• _EXERCISE GOAL_
The data below holds a line containing "Earth at the PETM has ΔT₀ = 2.6" and a line containing "An idealized aquaplanet has feedback gains g_cld"; please quote exactly those two lines and every line between them, and nothing else.

• _EXTRACTED DATA_
====

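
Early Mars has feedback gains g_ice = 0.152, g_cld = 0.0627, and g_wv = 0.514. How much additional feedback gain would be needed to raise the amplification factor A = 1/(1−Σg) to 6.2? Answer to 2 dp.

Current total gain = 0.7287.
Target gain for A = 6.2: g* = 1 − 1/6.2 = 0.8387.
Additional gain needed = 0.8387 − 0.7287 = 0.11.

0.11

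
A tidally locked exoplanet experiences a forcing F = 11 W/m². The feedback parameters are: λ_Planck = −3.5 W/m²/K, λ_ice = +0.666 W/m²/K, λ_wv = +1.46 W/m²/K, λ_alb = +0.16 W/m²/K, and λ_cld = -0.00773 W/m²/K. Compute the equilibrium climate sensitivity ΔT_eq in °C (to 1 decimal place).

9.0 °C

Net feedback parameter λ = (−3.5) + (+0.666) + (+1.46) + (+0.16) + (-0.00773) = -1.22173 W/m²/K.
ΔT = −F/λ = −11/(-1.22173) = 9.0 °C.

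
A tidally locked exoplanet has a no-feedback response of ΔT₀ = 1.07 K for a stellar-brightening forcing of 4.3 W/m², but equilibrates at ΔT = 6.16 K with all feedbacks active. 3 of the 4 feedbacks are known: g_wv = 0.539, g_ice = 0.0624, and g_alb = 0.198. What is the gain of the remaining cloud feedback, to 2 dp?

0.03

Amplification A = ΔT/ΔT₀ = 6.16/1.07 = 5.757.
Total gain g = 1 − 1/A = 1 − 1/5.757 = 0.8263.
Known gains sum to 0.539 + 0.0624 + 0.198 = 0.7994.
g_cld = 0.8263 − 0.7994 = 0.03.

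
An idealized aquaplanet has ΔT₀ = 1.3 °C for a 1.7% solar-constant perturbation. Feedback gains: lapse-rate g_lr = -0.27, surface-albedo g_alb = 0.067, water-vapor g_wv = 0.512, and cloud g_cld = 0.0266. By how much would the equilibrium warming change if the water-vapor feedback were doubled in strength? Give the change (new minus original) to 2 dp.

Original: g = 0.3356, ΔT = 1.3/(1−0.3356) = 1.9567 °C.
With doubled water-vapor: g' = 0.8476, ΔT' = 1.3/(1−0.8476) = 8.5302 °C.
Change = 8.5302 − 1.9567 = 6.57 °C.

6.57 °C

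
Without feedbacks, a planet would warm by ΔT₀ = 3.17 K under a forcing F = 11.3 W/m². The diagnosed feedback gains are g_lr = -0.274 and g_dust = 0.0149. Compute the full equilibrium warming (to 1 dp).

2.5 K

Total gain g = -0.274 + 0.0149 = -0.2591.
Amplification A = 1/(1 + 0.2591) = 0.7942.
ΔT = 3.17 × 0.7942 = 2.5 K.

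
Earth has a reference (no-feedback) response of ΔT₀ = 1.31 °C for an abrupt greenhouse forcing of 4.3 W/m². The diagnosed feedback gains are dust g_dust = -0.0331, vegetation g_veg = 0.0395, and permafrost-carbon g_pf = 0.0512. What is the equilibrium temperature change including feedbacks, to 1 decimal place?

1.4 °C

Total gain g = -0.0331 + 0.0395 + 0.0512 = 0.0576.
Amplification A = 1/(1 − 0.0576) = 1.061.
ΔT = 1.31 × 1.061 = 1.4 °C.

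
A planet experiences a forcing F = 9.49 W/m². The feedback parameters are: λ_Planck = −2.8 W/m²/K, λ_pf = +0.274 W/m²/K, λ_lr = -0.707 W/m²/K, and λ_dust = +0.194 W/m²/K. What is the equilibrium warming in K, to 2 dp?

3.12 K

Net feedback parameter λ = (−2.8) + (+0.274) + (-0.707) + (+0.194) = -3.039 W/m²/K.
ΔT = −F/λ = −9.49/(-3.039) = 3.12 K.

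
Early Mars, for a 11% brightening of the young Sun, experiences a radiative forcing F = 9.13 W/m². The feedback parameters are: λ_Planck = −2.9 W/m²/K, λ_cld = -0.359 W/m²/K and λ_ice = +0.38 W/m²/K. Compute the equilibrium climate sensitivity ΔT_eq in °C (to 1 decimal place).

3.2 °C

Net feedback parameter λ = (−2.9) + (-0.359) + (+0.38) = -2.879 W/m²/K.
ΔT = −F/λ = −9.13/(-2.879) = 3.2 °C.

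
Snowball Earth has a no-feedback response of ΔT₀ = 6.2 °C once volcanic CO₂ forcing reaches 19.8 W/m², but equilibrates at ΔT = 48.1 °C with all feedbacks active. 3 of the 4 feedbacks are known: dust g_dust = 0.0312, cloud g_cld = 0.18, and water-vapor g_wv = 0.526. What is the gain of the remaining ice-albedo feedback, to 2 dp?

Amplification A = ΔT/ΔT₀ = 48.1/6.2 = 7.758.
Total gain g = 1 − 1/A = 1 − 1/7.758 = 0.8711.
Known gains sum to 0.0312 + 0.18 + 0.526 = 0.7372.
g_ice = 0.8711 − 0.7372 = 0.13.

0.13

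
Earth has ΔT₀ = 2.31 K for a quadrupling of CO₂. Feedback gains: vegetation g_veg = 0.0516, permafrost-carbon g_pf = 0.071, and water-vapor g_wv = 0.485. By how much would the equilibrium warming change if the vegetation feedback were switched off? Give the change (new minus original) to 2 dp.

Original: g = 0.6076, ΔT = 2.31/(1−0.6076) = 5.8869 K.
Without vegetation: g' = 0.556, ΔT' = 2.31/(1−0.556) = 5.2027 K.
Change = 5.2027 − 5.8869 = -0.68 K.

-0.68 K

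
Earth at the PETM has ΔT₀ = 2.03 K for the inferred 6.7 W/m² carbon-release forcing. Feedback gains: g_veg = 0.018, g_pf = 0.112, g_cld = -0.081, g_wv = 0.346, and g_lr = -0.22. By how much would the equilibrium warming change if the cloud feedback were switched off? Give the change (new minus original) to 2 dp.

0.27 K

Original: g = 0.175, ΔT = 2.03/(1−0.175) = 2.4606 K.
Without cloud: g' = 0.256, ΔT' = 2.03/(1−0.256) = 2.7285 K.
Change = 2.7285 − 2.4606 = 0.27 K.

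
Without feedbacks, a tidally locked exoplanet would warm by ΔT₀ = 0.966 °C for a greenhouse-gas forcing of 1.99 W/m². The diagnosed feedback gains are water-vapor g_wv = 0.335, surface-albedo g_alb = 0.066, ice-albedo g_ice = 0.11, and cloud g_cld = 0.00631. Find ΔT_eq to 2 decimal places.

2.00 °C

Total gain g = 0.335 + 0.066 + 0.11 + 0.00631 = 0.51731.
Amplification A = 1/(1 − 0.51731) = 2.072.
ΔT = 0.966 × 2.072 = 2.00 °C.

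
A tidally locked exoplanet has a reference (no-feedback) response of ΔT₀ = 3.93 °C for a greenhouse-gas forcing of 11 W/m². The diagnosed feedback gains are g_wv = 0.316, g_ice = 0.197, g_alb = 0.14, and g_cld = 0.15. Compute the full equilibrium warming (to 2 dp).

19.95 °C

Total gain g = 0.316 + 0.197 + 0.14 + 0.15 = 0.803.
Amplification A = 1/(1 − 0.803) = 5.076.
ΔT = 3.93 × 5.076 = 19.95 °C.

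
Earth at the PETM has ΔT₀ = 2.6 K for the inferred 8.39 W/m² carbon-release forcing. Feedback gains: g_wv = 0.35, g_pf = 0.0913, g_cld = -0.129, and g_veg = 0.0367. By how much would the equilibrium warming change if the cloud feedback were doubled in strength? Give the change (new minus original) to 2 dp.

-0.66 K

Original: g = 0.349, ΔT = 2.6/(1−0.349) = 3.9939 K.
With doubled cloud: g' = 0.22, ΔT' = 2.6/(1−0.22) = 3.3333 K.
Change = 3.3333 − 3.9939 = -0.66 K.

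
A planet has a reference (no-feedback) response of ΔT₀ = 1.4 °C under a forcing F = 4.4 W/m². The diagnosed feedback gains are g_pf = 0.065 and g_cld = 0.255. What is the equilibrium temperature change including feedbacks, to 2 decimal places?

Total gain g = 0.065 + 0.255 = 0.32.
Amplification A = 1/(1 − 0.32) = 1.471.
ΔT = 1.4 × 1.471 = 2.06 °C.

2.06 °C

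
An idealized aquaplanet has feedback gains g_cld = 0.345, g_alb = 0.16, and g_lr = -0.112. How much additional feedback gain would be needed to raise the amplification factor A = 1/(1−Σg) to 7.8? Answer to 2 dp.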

====

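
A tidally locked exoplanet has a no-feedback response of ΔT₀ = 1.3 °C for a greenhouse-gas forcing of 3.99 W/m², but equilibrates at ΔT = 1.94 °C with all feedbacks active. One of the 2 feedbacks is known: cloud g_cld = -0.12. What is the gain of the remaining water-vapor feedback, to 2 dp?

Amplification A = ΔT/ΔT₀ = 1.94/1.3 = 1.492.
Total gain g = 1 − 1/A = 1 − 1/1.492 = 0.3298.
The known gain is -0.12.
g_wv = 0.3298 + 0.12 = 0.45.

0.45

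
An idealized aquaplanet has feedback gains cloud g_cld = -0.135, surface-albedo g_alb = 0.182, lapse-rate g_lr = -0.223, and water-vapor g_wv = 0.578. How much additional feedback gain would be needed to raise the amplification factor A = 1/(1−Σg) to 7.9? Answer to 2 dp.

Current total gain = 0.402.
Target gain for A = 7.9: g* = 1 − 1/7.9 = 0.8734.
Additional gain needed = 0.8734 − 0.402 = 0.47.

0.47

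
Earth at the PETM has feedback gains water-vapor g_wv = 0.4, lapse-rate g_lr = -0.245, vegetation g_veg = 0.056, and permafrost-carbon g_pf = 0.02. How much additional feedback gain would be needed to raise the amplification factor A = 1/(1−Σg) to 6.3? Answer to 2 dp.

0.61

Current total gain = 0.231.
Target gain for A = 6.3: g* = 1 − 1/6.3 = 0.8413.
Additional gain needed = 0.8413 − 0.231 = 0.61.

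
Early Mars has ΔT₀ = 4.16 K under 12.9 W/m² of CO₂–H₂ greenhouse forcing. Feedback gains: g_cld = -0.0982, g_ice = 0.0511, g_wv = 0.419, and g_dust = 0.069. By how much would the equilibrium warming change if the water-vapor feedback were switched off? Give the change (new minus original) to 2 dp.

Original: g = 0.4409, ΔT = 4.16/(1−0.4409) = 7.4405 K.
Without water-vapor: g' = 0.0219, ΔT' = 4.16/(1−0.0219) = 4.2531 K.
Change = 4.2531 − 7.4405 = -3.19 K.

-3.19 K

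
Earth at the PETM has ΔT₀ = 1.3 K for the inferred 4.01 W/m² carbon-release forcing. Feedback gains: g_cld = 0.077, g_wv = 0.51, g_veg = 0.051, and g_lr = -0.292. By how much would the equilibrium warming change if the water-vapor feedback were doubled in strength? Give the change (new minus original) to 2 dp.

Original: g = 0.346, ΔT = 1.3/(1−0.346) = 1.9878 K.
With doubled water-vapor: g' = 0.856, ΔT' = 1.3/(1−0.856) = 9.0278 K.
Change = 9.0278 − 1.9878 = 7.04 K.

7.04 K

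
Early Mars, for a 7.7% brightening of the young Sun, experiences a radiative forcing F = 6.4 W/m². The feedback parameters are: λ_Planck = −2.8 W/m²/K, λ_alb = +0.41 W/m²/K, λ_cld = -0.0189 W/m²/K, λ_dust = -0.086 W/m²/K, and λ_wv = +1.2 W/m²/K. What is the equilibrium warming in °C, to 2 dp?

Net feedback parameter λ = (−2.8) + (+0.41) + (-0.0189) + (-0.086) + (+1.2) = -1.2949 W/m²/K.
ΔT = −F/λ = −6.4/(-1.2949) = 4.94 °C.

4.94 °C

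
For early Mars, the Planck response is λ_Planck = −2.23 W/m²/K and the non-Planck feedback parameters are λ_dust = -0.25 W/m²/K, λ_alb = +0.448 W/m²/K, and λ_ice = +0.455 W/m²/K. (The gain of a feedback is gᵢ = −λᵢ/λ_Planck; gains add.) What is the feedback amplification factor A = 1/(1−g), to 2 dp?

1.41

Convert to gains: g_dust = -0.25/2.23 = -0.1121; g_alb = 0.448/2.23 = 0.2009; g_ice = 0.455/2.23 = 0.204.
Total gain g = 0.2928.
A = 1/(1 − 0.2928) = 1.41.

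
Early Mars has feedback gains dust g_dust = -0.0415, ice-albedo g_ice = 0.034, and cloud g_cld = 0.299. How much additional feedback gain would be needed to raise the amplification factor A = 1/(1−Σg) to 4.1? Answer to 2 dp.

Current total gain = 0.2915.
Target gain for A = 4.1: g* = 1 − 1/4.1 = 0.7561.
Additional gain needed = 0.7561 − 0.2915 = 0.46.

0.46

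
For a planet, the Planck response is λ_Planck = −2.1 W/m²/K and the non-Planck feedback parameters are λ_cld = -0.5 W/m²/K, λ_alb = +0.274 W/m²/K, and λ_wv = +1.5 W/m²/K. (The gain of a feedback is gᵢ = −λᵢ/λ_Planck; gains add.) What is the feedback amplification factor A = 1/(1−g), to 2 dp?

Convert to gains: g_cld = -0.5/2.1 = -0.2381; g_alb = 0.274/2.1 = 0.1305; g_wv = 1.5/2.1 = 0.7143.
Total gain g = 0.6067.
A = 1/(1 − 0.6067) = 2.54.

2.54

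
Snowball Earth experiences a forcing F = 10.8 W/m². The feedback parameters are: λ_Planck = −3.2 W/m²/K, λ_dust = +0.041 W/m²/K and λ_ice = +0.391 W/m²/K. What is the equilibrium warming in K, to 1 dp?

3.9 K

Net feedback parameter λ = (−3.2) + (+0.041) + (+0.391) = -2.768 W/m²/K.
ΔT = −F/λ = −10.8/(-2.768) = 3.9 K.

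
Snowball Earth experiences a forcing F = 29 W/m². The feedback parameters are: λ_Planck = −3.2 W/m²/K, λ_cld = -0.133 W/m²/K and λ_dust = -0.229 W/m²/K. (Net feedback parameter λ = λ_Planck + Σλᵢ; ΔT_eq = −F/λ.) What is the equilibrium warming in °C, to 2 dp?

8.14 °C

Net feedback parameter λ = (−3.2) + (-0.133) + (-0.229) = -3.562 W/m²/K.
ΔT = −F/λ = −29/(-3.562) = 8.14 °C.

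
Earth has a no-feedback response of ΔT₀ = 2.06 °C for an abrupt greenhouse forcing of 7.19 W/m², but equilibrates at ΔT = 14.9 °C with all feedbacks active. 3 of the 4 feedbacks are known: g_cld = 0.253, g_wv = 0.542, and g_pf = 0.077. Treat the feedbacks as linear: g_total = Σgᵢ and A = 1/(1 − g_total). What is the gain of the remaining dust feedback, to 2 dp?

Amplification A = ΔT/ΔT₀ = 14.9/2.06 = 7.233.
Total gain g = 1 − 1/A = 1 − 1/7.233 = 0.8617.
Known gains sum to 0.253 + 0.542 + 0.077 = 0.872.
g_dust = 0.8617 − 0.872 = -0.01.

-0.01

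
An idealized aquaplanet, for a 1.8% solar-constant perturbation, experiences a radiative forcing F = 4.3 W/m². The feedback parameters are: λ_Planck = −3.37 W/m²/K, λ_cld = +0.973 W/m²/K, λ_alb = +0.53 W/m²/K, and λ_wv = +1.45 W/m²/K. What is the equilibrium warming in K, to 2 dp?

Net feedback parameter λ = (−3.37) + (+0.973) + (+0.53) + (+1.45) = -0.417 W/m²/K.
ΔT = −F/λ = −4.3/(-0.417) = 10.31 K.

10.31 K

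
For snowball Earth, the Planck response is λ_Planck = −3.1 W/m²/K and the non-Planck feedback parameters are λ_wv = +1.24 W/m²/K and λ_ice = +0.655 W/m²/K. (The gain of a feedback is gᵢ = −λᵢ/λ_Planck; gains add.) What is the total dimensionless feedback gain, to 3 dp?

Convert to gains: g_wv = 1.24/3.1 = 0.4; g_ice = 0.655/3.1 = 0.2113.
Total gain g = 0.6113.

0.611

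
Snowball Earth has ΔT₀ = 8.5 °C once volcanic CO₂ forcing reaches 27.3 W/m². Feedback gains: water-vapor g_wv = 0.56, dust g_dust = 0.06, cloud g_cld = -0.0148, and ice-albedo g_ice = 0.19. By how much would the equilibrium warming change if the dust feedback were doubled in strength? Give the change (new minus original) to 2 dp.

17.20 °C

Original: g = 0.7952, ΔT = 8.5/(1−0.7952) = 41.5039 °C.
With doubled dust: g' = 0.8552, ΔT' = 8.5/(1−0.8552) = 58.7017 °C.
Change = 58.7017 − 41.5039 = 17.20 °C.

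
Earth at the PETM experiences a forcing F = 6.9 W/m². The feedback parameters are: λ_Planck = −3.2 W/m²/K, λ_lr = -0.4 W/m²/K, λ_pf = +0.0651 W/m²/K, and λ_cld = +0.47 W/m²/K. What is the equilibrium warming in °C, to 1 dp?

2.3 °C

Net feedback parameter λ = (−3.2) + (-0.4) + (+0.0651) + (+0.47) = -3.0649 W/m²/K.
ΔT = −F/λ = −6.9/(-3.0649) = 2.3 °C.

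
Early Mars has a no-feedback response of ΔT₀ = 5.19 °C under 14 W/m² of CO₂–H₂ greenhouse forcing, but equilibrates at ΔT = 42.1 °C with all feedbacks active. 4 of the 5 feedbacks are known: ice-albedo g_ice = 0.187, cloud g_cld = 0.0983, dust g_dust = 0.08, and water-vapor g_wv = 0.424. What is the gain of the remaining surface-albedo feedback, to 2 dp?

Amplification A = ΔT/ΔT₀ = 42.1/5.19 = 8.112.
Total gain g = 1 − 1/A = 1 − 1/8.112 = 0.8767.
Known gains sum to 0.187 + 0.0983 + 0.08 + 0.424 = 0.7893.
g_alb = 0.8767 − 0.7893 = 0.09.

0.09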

====

• _SOLUTION TO THE PROBLEM_
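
Earth at the PETM has ΔT₀ = 2.6 K for the inferred 8.39 W/m² carbon-release forcing. Feedback gains: g_wv = 0.35, g_pf = 0.0913, g_cld = -0.129, and g_veg = 0.0367. By how much would the equilibrium warming change if the cloud feedback were doubled in strength? Give the change (new minus original) to 2 dp.

-0.66 K

Original: g = 0.349, ΔT = 2.6/(1−0.349) = 3.9939 K.
With doubled cloud: g' = 0.22, ΔT' = 2.6/(1−0.22) = 3.3333 K.
Change = 3.3333 − 3.9939 = -0.66 K.

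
A planet has a reference (no-feedback) response of ΔT₀ = 1.4 °C under a forcing F = 4.4 W/m². The diagnosed feedback gains are g_pf = 0.065 and g_cld = 0.255. What is the equilibrium temperature change including feedbacks, to 2 decimal places?

Total gain g = 0.065 + 0.255 = 0.32.
Amplification A = 1/(1 − 0.32) = 1.471.
ΔT = 1.4 × 1.471 = 2.06 °C.

2.06 °C

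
An idealized aquaplanet has feedback gains g_cld = 0.345, g_alb = 0.16, and g_lr = -0.112. How much additional feedback gain would be needed to raise the amplification factor A = 1/(1−Σg) to 7.8? Answer to 2 dp.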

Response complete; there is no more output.